- _Try it_: Write the records out again in full, word for word.

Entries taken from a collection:

◆ ◆ ◆ ◆ ◆

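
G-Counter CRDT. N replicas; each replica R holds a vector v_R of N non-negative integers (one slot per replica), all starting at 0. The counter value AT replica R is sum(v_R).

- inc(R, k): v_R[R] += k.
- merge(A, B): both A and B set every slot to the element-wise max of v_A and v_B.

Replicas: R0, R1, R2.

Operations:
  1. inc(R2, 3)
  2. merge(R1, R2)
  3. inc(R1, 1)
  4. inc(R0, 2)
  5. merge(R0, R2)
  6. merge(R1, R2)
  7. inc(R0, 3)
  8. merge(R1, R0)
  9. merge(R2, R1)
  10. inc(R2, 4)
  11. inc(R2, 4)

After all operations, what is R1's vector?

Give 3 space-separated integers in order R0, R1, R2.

Answer: 5 1 3

Derivation:
Op 1: inc R2 by 3 -> R2=(0,0,3) value=3
Op 2: merge R1<->R2 -> R1=(0,0,3) R2=(0,0,3)
Op 3: inc R1 by 1 -> R1=(0,1,3) value=4
Op 4: inc R0 by 2 -> R0=(2,0,0) value=2
Op 5: merge R0<->R2 -> R0=(2,0,3) R2=(2,0,3)
Op 6: merge R1<->R2 -> R1=(2,1,3) R2=(2,1,3)
Op 7: inc R0 by 3 -> R0=(5,0,3) value=8
Op 8: merge R1<->R0 -> R1=(5,1,3) R0=(5,1,3)
Op 9: merge R2<->R1 -> R2=(5,1,3) R1=(5,1,3)
Op 10: inc R2 by 4 -> R2=(5,1,7) value=13
Op 11: inc R2 by 4 -> R2=(5,1,11) value=17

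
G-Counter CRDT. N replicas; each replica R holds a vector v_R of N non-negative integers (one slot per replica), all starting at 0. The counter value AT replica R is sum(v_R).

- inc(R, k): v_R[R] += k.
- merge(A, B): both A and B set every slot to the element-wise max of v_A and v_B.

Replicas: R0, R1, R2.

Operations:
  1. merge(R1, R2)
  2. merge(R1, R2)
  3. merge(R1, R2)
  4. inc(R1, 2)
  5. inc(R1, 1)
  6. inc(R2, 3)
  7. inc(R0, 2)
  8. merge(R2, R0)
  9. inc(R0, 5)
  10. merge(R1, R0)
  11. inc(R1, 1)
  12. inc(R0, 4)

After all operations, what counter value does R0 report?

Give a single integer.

Op 1: merge R1<->R2 -> R1=(0,0,0) R2=(0,0,0)
Op 2: merge R1<->R2 -> R1=(0,0,0) R2=(0,0,0)
Op 3: merge R1<->R2 -> R1=(0,0,0) R2=(0,0,0)
Op 4: inc R1 by 2 -> R1=(0,2,0) value=2
Op 5: inc R1 by 1 -> R1=(0,3,0) value=3
Op 6: inc R2 by 3 -> R2=(0,0,3) value=3
Op 7: inc R0 by 2 -> R0=(2,0,0) value=2
Op 8: merge R2<->R0 -> R2=(2,0,3) R0=(2,0,3)
Op 9: inc R0 by 5 -> R0=(7,0,3) value=10
Op 10: merge R1<->R0 -> R1=(7,3,3) R0=(7,3,3)
Op 11: inc R1 by 1 -> R1=(7,4,3) value=14
Op 12: inc R0 by 4 -> R0=(11,3,3) value=17

Answer: 17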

◆ ◆ ◆ ◆ ◆

- _Answer to this task_:
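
G-Counter CRDT. N replicas; each replica R holds a vector v_R of N non-negative integers (one slot per replica), all starting at 0. The counter value AT replica R is sum(v_R).

- inc(R, k): v_R[R] += k.
- merge(A, B): both A and B set every slot to the element-wise max of v_A and v_B.

Replicas: R0, R1, R2.

Operations:
  1. inc(R2, 3)
  2. merge(R1, R2)
  3. inc(R1, 1)
  4. inc(R0, 2)
  5. merge(R0, R2)
  6. merge(R1, R2)
  7. inc(R0, 3)
  8. merge(R1, R0)
  9. merge(R2, R1)
  10. inc(R2, 4)
  11. inc(R2, 4)

After all operations, what is R1's vector?

Give 3 space-separated integers in order R0, R1, R2.

Answer: 5 1 3

Derivation:
Op 1: inc R2 by 3 -> R2=(0,0,3) value=3
Op 2: merge R1<->R2 -> R1=(0,0,3) R2=(0,0,3)
Op 3: inc R1 by 1 -> R1=(0,1,3) value=4
Op 4: inc R0 by 2 -> R0=(2,0,0) value=2
Op 5: merge R0<->R2 -> R0=(2,0,3) R2=(2,0,3)
Op 6: merge R1<->R2 -> R1=(2,1,3) R2=(2,1,3)
Op 7: inc R0 by 3 -> R0=(5,0,3) value=8
Op 8: merge R1<->R0 -> R1=(5,1,3) R0=(5,1,3)
Op 9: merge R2<->R1 -> R2=(5,1,3) R1=(5,1,3)
Op 10: inc R2 by 4 -> R2=(5,1,7) value=13
Op 11: inc R2 by 4 -> R2=(5,1,11) value=17

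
G-Counter CRDT. N replicas; each replica R holds a vector v_R of N non-negative integers (one slot per replica), all starting at 0. The counter value AT replica R is sum(v_R).

- inc(R, k): v_R[R] += k.
- merge(A, B): both A and B set every slot to the element-wise max of v_A and v_B.

Replicas: R0, R1, R2.

Operations:
  1. merge(R1, R2)
  2. merge(R1, R2)
  3. merge(R1, R2)
  4. inc(R1, 2)
  5. inc(R1, 1)
  6. inc(R2, 3)
  7. inc(R0, 2)
  8. merge(R2, R0)
  9. inc(R0, 5)
  10. merge(R1, R0)
  11. inc(R1, 1)
  12. inc(R0, 4)

After all operations, what counter value does R0 report?

Give a single integer.

Op 1: merge R1<->R2 -> R1=(0,0,0) R2=(0,0,0)
Op 2: merge R1<->R2 -> R1=(0,0,0) R2=(0,0,0)
Op 3: merge R1<->R2 -> R1=(0,0,0) R2=(0,0,0)
Op 4: inc R1 by 2 -> R1=(0,2,0) value=2
Op 5: inc R1 by 1 -> R1=(0,3,0) value=3
Op 6: inc R2 by 3 -> R2=(0,0,3) value=3
Op 7: inc R0 by 2 -> R0=(2,0,0) value=2
Op 8: merge R2<->R0 -> R2=(2,0,3) R0=(2,0,3)
Op 9: inc R0 by 5 -> R0=(7,0,3) value=10
Op 10: merge R1<->R0 -> R1=(7,3,3) R0=(7,3,3)
Op 11: inc R1 by 1 -> R1=(7,4,3) value=14
Op 12: inc R0 by 4 -> R0=(11,3,3) value=17

Answer: 17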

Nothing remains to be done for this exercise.